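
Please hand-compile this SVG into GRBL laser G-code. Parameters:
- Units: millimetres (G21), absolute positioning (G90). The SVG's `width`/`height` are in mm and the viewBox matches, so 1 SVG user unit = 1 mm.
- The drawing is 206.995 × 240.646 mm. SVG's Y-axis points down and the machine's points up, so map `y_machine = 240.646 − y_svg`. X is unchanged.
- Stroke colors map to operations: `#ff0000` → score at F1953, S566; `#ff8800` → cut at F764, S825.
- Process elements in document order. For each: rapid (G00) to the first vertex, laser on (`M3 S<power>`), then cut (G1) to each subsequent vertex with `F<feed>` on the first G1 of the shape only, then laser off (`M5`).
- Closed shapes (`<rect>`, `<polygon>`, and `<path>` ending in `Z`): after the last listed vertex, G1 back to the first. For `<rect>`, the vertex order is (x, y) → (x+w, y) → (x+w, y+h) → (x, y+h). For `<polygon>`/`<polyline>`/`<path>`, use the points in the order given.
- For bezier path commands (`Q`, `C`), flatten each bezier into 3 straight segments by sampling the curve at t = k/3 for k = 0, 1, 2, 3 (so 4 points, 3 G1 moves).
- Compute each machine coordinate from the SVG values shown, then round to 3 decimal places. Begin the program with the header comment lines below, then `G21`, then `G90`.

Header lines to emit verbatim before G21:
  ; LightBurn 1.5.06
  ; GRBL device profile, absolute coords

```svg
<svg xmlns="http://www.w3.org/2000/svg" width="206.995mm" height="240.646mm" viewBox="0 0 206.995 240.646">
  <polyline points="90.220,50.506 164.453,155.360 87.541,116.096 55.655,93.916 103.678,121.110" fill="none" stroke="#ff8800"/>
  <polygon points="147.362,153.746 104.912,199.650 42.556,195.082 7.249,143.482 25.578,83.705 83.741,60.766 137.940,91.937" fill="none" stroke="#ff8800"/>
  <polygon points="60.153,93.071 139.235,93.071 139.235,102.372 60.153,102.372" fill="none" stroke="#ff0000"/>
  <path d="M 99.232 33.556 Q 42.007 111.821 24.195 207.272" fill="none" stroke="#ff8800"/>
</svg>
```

viewBox `0 0 206.995 240.646` with mm width/height → 1 unit = 1 mm. Flip: y_m = 240.646 − y_svg.

**Shape 1** — `<polyline>` open polyline, stroke `#ff8800` → cut (S825, F764). Machine vertices: (90.220,190.140) → (164.453,85.286) → (87.541,124.550) → (55.655,146.730) → (103.678,119.536). Open path.

**Shape 2** — `<polygon>` regular polygon, stroke `#ff8800` → cut (S825, F764). Machine vertices: (147.362,86.900) → (104.912,40.996) → (42.556,45.564) → (7.249,97.164) → (25.578,156.941) → (83.741,179.880) → (137.940,148.709) → (147.362,86.900). Closed: final G1 returns to the first vertex.

**Shape 3** — `<polygon>` rectangle, stroke `#ff0000` → score (S566, F1953). Machine vertices: (60.153,147.575) → (139.235,147.575) → (139.235,138.274) → (60.153,138.274) → (60.153,147.575). Closed: final G1 returns to the first vertex.

**Shape 4** — `<path>` quadratic bezier, stroke `#ff8800` → cut (S825, F764). Control points (SVG): P0=(99.232,33.556), P1=(42.007,111.821), P2=(24.195,207.272); sampled at t=k/3. Machine vertices: (99.232,207.090) → (65.461,153.004) → (40.449,95.098) → (24.195,33.374). Open path.

; LightBurn 1.5.06
; GRBL device profile, absolute coords
G21
G90
G00 X90.220 Y190.140
M3 S825
G1 X164.453 Y85.286 F764
G1 X87.541 Y124.550
G1 X55.655 Y146.730
G1 X103.678 Y119.536
M5
G00 X147.362 Y86.900
M3 S825
G1 X104.912 Y40.996 F764
G1 X42.556 Y45.564
G1 X7.249 Y97.164
G1 X25.578 Y156.941
G1 X83.741 Y179.880
G1 X137.940 Y148.709
G1 X147.362 Y86.900
M5
G00 X60.153 Y147.575
M3 S566
G1 X139.235 Y147.575 F1953
G1 X139.235 Y138.274
G1 X60.153 Y138.274
G1 X60.153 Y147.575
M5
G00 X99.232 Y207.090
M3 S825
G1 X65.461 Y153.004 F764
G1 X40.449 Y95.098
G1 X24.195 Y33.374
M5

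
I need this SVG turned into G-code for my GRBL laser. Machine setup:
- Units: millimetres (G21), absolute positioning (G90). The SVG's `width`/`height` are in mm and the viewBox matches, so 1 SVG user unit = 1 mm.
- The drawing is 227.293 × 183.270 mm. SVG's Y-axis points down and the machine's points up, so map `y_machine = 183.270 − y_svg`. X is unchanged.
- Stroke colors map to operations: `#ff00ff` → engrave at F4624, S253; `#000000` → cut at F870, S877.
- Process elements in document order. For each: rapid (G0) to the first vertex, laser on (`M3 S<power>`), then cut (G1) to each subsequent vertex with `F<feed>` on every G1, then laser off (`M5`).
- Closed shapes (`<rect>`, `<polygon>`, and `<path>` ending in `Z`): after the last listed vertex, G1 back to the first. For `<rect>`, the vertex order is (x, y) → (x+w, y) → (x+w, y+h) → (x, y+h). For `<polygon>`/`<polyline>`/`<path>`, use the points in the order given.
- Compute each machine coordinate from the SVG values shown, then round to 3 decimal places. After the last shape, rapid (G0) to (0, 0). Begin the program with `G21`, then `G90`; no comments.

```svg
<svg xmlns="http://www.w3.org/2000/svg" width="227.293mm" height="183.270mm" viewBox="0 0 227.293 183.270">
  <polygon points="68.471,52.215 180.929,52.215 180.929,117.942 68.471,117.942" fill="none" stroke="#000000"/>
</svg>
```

Since the viewBox matches the mm dimensions, user units are millimetres directly. The only transform is the Y-flip y_m = 183.270 − y_svg.

Shape 1 is a rectangle drawn with `<polygon>`. Its stroke #000000 means cut at S877, F870. After flipping Y the toolpath is (68.471,131.055) → (180.929,131.055) → (180.929,65.328) → (68.471,65.328) → (68.471,131.055), returning to the start.

G21
G90
G0 X68.471 Y131.055
M3 S877
G1 X180.929 Y131.055 F870
G1 X180.929 Y65.328 F870
G1 X68.471 Y65.328 F870
G1 X68.471 Y131.055 F870
M5
G0 X0.000 Y0.000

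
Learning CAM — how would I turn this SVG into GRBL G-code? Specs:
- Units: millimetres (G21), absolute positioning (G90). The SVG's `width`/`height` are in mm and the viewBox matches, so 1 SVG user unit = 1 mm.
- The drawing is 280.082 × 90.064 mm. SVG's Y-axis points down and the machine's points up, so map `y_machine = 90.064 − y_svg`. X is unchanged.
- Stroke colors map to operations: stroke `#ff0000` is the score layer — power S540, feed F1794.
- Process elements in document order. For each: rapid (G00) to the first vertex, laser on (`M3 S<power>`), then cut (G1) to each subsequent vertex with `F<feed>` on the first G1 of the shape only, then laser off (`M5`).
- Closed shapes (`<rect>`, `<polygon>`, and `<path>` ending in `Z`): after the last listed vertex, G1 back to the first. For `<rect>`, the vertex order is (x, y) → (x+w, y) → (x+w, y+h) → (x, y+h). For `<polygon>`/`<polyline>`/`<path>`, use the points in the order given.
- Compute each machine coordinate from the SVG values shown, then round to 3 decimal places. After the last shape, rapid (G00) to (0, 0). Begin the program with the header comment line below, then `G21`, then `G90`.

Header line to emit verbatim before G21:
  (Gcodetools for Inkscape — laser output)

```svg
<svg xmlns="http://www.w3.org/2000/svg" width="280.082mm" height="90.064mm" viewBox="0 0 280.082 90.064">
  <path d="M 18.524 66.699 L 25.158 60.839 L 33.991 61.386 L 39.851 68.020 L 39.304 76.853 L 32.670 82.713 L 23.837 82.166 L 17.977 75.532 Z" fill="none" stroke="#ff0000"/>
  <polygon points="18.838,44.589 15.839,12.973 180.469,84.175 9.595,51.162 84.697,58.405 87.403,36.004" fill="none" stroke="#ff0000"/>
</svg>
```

(Gcodetools for Inkscape — laser output)
G21
G90
G00 X18.524 Y23.365
M3 S540
G1 X25.158 Y29.225 F1794
G1 X33.991 Y28.678
G1 X39.851 Y22.044
G1 X39.304 Y13.211
G1 X32.670 Y7.351
G1 X23.837 Y7.898
G1 X17.977 Y14.532
G1 X18.524 Y23.365
M5
G00 X18.838 Y45.475
M3 S540
G1 X15.839 Y77.091 F1794
G1 X180.469 Y5.889
G1 X9.595 Y38.902
G1 X84.697 Y31.659
G1 X87.403 Y54.060
G1 X18.838 Y45.475
M5
G00 X0.000 Y0.000

Since the viewBox matches the mm dimensions, user units are millimetres directly. The only transform is the Y-flip y_m = 90.064 − y_svg.

Shape 1 is a regular polygon drawn with `<path>`. Its stroke #ff0000 means score at S540, F1794. After flipping Y the toolpath is (18.524,23.365) → (25.158,29.225) → (33.991,28.678) → (39.851,22.044) → (39.304,13.211) → (32.670,7.351) → (23.837,7.898) → (17.977,14.532) → (18.524,23.365), returning to the start.

Shape 2 is a closed polygon drawn with `<polygon>`. Its stroke #ff0000 means score at S540, F1794. After flipping Y the toolpath is (18.838,45.475) → (15.839,77.091) → (180.469,5.889) → (9.595,38.902) → (84.697,31.659) → (87.403,54.060) → (18.838,45.475), returning to the start.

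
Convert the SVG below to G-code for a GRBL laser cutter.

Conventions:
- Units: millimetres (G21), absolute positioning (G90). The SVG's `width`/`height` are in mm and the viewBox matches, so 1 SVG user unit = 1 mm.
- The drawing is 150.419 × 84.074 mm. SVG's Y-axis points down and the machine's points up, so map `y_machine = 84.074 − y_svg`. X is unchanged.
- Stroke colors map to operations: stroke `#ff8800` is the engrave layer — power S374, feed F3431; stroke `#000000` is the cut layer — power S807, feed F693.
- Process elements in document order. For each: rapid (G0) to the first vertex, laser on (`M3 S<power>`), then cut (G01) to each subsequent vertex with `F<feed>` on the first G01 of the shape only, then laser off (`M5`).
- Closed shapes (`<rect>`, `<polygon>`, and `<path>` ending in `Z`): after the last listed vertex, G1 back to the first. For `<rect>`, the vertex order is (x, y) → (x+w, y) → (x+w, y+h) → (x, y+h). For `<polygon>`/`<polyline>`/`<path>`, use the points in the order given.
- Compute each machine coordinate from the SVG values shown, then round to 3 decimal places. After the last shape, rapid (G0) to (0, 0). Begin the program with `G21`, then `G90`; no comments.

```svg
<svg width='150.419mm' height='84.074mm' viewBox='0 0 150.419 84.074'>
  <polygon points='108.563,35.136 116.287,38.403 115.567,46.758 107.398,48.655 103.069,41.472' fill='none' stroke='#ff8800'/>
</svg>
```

viewBox `0 0 150.419 84.074` with mm width/height → 1 unit = 1 mm. Flip: y_m = 84.074 − y_svg.

**Shape 1** — `<polygon>` regular polygon, stroke `#ff8800` → engrave (S374, F3431). Machine vertices: (108.563,48.938) → (116.287,45.671) → (115.567,37.316) → (107.398,35.419) → (103.069,42.602) → (108.563,48.938). Closed: final G1 returns to the first vertex.

G21
G90
G0 X108.563 Y48.938
M3 S374
G01 X116.287 Y45.671 F3431
G01 X115.567 Y37.316
G01 X107.398 Y35.419
G01 X103.069 Y42.602
G01 X108.563 Y48.938
M5
G0 X0.000 Y0.000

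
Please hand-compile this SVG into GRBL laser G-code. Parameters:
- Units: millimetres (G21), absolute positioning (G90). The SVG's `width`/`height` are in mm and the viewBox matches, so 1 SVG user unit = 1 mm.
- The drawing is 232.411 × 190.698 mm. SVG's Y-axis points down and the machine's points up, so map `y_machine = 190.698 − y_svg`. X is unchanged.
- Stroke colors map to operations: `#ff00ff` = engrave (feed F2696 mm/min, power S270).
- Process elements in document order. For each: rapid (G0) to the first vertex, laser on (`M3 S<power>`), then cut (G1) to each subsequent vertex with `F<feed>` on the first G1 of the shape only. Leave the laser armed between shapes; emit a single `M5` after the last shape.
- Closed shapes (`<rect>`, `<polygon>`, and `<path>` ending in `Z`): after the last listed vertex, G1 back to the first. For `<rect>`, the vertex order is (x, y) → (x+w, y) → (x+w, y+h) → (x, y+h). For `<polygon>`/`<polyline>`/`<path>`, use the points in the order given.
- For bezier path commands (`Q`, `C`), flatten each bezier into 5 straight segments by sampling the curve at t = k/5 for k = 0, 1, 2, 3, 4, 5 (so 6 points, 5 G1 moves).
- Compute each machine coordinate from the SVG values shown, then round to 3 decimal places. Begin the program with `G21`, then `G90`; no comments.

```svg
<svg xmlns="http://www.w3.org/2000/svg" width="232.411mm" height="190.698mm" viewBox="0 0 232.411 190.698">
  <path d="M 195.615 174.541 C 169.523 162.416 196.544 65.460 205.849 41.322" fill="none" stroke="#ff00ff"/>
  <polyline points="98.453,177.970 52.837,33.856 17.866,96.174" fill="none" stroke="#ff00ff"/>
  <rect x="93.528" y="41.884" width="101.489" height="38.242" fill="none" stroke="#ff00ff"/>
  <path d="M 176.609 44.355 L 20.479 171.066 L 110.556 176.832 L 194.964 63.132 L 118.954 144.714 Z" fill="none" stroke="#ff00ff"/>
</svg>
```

G21
G90
G0 X195.615 Y16.157
M3 S270
G1 X185.767 Y32.351 F2696
G1 X185.266 Y61.336
G1 X190.712 Y95.547
G1 X198.707 Y127.416
G1 X205.849 Y149.376
G0 X98.453 Y12.728
M3 S270
G1 X52.837 Y156.842 F2696
G1 X17.866 Y94.524
G0 X93.528 Y148.814
M3 S270
G1 X195.017 Y148.814 F2696
G1 X195.017 Y110.572
G1 X93.528 Y110.572
G1 X93.528 Y148.814
G0 X176.609 Y146.343
M3 S270
G1 X20.479 Y19.632 F2696
G1 X110.556 Y13.866
G1 X194.964 Y127.566
G1 X118.954 Y45.984
G1 X176.609 Y146.343
M5

Since the viewBox matches the mm dimensions, user units are millimetres directly. The only transform is the Y-flip y_m = 190.698 − y_svg.

Shape 1 is a cubic bezier drawn with `<path>`. Its stroke #ff00ff means engrave at S270, F2696. After flipping Y the toolpath is (195.615,16.157) → (185.767,32.351) → (185.266,61.336) → (190.712,95.547) → (198.707,127.416) → (205.849,149.376).

Shape 2 is a open polyline drawn with `<polyline>`. Its stroke #ff00ff means engrave at S270, F2696. After flipping Y the toolpath is (98.453,12.728) → (52.837,156.842) → (17.866,94.524).

Shape 3 is a rectangle drawn with `<rect>`. Its stroke #ff00ff means engrave at S270, F2696. After flipping Y the toolpath is (93.528,148.814) → (195.017,148.814) → (195.017,110.572) → (93.528,110.572) → (93.528,148.814), returning to the start.

Shape 4 is a closed polygon drawn with `<path>`. Its stroke #ff00ff means engrave at S270, F2696. After flipping Y the toolpath is (176.609,146.343) → (20.479,19.632) → (110.556,13.866) → (194.964,127.566) → (118.954,45.984) → (176.609,146.343), returning to the start.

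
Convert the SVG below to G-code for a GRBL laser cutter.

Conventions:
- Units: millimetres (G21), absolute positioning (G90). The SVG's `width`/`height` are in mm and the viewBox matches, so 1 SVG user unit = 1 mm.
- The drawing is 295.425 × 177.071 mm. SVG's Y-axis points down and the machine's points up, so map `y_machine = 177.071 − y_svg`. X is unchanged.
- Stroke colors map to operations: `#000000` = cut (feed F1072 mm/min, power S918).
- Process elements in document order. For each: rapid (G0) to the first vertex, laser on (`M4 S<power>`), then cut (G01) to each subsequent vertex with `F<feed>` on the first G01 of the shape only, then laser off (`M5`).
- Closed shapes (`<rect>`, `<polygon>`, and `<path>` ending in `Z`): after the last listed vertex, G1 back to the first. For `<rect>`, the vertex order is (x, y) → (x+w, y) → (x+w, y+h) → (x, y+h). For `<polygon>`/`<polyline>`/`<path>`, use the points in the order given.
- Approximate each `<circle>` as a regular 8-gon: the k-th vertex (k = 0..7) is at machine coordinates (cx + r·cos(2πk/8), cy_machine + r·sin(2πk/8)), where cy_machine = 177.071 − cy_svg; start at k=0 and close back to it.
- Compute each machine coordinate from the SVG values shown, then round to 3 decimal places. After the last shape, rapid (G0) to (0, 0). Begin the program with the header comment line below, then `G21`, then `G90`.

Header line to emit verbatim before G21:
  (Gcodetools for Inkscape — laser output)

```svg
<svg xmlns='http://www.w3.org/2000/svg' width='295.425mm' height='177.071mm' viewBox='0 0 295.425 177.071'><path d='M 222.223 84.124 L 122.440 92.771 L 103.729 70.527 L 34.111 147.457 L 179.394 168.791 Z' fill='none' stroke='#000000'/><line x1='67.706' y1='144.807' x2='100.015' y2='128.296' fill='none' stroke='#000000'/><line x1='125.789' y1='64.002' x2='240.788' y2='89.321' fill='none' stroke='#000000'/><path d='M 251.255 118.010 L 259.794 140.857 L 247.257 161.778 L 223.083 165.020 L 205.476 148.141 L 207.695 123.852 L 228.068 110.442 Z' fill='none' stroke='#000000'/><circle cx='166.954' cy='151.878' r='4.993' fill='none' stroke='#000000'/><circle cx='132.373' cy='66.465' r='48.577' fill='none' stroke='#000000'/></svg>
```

(Gcodetools for Inkscape — laser output)
G21
G90
G0 X222.223 Y92.947
M4 S918
G01 X122.440 Y84.300 F1072
G01 X103.729 Y106.544
G01 X34.111 Y29.614
G01 X179.394 Y8.280
G01 X222.223 Y92.947
M5
G0 X67.706 Y32.264
M4 S918
G01 X100.015 Y48.775 F1072
M5
G0 X125.789 Y113.069
M4 S918
G01 X240.788 Y87.750 F1072
M5
G0 X251.255 Y59.061
M4 S918
G01 X259.794 Y36.214 F1072
G01 X247.257 Y15.293
G01 X223.083 Y12.051
G01 X205.476 Y28.930
G01 X207.695 Y53.219
G01 X228.068 Y66.629
G01 X251.255 Y59.061
M5
G0 X171.947 Y25.193
M4 S918
G01 X170.485 Y28.724 F1072
G01 X166.954 Y30.186
G01 X163.423 Y28.724
G01 X161.961 Y25.193
G01 X163.423 Y21.662
G01 X166.954 Y20.200
G01 X170.485 Y21.662
G01 X171.947 Y25.193
M5
G0 X180.950 Y110.606
M4 S918
G01 X166.722 Y144.955 F1072
G01 X132.373 Y159.183
G01 X98.024 Y144.955
G01 X83.796 Y110.606
G01 X98.024 Y76.257
G01 X132.373 Y62.029
G01 X166.722 Y76.257
G01 X180.950 Y110.606
M5
G0 X0.000 Y0.000

1 u = 1 mm; y_m = 177.071 − y.

[1] `<path>` closed polygon, #000000→cut S918 F1072: (222.223,92.947) → (122.440,84.300) → (103.729,106.544) → (34.111,29.614) → (179.394,8.280) → (222.223,92.947) (closed)

[2] `<line>` line segment, #000000→cut S918 F1072: (67.706,32.264) → (100.015,48.775)

[3] `<line>` line segment, #000000→cut S918 F1072: (125.789,113.069) → (240.788,87.750)

[4] `<path>` regular polygon, #000000→cut S918 F1072: (251.255,59.061) → (259.794,36.214) → (247.257,15.293) → (223.083,12.051) → (205.476,28.930) → (207.695,53.219) → (228.068,66.629) → (251.255,59.061) (closed)

[5] `<circle>` circle, #000000→cut S918 F1072: (171.947,25.193) → (170.485,28.724) → (166.954,30.186) → (163.423,28.724) → (161.961,25.193) → (163.423,21.662) → (166.954,20.200) → (170.485,21.662) → (171.947,25.193) (closed)

[6] `<circle>` circle, #000000→cut S918 F1072: (180.950,110.606) → (166.722,144.955) → (132.373,159.183) → (98.024,144.955) → (83.796,110.606) → (98.024,76.257) → (132.373,62.029) → (166.722,76.257) → (180.950,110.606) (closed)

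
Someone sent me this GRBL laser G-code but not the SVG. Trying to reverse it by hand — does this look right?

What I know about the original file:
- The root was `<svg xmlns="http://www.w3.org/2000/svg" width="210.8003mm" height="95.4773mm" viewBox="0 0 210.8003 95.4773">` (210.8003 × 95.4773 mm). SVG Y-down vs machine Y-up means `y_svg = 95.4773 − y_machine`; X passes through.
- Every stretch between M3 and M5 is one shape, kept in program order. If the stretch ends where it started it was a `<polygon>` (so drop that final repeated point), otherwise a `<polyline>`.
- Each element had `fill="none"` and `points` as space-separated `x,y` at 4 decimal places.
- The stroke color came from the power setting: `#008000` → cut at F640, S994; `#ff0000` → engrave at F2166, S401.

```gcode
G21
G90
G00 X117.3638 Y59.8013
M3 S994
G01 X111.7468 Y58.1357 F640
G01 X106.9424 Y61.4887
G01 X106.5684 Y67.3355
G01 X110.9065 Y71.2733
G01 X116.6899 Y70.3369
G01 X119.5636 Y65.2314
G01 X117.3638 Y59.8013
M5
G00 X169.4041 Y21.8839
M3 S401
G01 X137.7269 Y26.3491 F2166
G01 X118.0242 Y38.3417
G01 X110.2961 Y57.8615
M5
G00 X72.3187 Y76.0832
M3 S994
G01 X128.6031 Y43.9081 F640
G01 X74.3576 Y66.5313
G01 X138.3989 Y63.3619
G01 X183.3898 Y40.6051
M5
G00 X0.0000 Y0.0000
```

<svg xmlns="http://www.w3.org/2000/svg" width="210.8003mm" height="95.4773mm" viewBox="0 0 210.8003 95.4773">
  <polygon points="117.3638,35.6760 111.7468,37.3416 106.9424,33.9886 106.5684,28.1418 110.9065,24.2040 116.6899,25.1404 119.5636,30.2459" fill="none" stroke="#008000"/>
  <polyline points="169.4041,73.5934 137.7269,69.1282 118.0242,57.1356 110.2961,37.6158" fill="none" stroke="#ff0000"/>
  <polyline points="72.3187,19.3941 128.6031,51.5692 74.3576,28.9460 138.3989,32.1154 183.3898,54.8722" fill="none" stroke="#008000"/>
</svg>

Machine Y-up, SVG Y-down with viewBox height 95.4773, so y_svg = 95.4773 − y_machine; X carries over.

Run 1: power S994 maps to stroke `#008000` (cut). The run returns to its start, so emit a `<polygon>` with points (Y-flipped): 117.3638,35.6760 111.7468,37.3416 106.9424,33.9886 106.5684,28.1418 110.9065,24.2040 116.6899,25.1404 119.5636,30.2459.

Run 2: power S401 maps to stroke `#ff0000` (engrave). The run is open, so emit a `<polyline>` with points (Y-flipped): 169.4041,73.5934 137.7269,69.1282 118.0242,57.1356 110.2961,37.6158.

Run 3: power S994 maps to stroke `#008000` (cut). The run is open, so emit a `<polyline>` with points (Y-flipped): 72.3187,19.3941 128.6031,51.5692 74.3576,28.9460 138.3989,32.1154 183.3898,54.8722.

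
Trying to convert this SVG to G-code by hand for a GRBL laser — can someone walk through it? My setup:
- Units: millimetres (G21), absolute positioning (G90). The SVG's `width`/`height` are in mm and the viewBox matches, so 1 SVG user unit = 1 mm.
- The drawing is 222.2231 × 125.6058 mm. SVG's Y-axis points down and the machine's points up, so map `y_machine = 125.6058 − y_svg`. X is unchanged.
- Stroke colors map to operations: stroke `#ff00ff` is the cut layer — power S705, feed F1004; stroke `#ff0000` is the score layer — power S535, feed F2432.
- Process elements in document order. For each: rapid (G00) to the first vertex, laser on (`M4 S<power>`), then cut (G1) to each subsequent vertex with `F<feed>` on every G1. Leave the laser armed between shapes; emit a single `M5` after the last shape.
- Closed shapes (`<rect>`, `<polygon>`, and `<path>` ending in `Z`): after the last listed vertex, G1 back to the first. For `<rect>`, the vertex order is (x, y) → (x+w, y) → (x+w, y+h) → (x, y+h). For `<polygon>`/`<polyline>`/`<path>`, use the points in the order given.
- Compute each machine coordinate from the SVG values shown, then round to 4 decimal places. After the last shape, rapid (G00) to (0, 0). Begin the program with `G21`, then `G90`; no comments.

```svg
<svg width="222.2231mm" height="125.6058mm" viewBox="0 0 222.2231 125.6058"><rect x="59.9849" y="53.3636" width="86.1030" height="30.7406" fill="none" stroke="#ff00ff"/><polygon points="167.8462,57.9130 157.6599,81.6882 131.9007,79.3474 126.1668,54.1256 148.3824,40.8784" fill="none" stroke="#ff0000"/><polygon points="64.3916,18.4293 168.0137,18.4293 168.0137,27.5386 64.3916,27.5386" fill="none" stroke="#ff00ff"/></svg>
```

G21
G90
G00 X59.9849 Y72.2422
M4 S705
G1 X146.0879 Y72.2422 F1004
G1 X146.0879 Y41.5016 F1004
G1 X59.9849 Y41.5016 F1004
G1 X59.9849 Y72.2422 F1004
G00 X167.8462 Y67.6928
M4 S535
G1 X157.6599 Y43.9176 F2432
G1 X131.9007 Y46.2584 F2432
G1 X126.1668 Y71.4802 F2432
G1 X148.3824 Y84.7274 F2432
G1 X167.8462 Y67.6928 F2432
G00 X64.3916 Y107.1765
M4 S705
G1 X168.0137 Y107.1765 F1004
G1 X168.0137 Y98.0672 F1004
G1 X64.3916 Y98.0672 F1004
G1 X64.3916 Y107.1765 F1004
M5
G00 X0.0000 Y0.0000

Since the viewBox matches the mm dimensions, user units are millimetres directly. The only transform is the Y-flip y_m = 125.6058 − y_svg.

Shape 1 is a rectangle drawn with `<rect>`. Its stroke #ff00ff means cut at S705, F1004. After flipping Y the toolpath is (59.9849,72.2422) → (146.0879,72.2422) → (146.0879,41.5016) → (59.9849,41.5016) → (59.9849,72.2422), returning to the start.

Shape 2 is a regular polygon drawn with `<polygon>`. Its stroke #ff0000 means score at S535, F2432. After flipping Y the toolpath is (167.8462,67.6928) → (157.6599,43.9176) → (131.9007,46.2584) → (126.1668,71.4802) → (148.3824,84.7274) → (167.8462,67.6928), returning to the start.

Shape 3 is a rectangle drawn with `<polygon>`. Its stroke #ff00ff means cut at S705, F1004. After flipping Y the toolpath is (64.3916,107.1765) → (168.0137,107.1765) → (168.0137,98.0672) → (64.3916,98.0672) → (64.3916,107.1765), returning to the start.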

■ ■ ■ ■ ■

◆ What the exercise asks
Given the data above, which lines hold the string "into"? Return them.

◆ Written solution
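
Please hand-compile this SVG into GRBL laser G-code. Parameters:
- For bezier path commands (`Q`, `C`), flatten each bezier into 3 straight segments by sampling the curve at t = k/3 for k = 0, 1, 2, 3 (so 4 points, 3 G1 moves).
I need this SVG turned into G-code for my GRBL laser. Machine setup:
Learning CAM — how would I turn this SVG into GRBL G-code? Specs:
Please hand-compile this SVG into GRBL laser G-code. Parameters:
- For bezier path commands (`Q`, `C`), flatten each bezier into 5 straight segments by sampling the curve at t = k/5 for k = 0, 1, 2, 3, 4, 5 (so 6 points, 5 G1 moves).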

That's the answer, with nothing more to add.